**Work task:** Your answer must hold only the lines below from the line containing "is syntactic against" through the line containing "- Report the", each reproduced exactly.

**Entries shown:**
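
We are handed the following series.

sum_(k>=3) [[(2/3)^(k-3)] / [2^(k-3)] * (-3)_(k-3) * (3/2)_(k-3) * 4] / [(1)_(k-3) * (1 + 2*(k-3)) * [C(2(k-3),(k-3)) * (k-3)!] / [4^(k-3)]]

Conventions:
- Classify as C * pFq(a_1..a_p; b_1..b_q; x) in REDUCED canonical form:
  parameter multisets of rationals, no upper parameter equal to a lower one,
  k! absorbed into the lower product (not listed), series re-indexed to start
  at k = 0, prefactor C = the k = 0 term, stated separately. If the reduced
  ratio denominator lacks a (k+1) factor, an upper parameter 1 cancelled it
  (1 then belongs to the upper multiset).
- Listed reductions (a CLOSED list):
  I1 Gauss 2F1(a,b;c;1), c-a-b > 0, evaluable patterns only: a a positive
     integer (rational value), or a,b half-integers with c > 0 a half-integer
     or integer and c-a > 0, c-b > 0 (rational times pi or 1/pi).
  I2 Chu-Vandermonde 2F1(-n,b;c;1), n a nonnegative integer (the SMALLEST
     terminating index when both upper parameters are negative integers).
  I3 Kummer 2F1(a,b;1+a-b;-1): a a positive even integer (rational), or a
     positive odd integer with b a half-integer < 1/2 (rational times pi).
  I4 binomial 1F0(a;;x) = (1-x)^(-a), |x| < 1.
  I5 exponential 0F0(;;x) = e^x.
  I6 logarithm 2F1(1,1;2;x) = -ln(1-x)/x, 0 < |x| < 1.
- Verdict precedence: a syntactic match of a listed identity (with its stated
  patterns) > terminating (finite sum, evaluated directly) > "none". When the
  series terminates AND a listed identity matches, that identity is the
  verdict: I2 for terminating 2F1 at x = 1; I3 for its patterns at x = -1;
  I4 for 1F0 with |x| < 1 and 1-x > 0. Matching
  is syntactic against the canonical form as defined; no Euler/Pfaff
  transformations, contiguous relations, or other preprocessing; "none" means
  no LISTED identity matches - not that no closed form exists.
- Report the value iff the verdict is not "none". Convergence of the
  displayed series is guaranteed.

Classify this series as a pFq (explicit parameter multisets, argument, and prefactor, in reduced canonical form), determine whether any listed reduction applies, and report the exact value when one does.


Prefactor 4, argument 1/3: 1F0 with upper {-3} over lower {-}. Verdict: this is binomial (I4) (the 1F0 binomial series: exponent 3, x = 1/3). Hence: 32/27.

The tell: with t_0 = 4, the parameter 3/2 appears in both the upper and lower lists and cancels.
Step ratio: r(k) = (1/3) * (k-3) / [(k+1)] - poly over poly, x = (1/3) from leading terms; C = 4 at k = 0.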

**Output for this exercise:**
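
  is syntactic against the canonical form as defined; no Euler/Pfaff
  transformations, contiguous relations, or other preprocessing; "none" means
  no LISTED identity matches - not that no closed form exists.
- Report the value iff the verdict is not "none". Convergence of the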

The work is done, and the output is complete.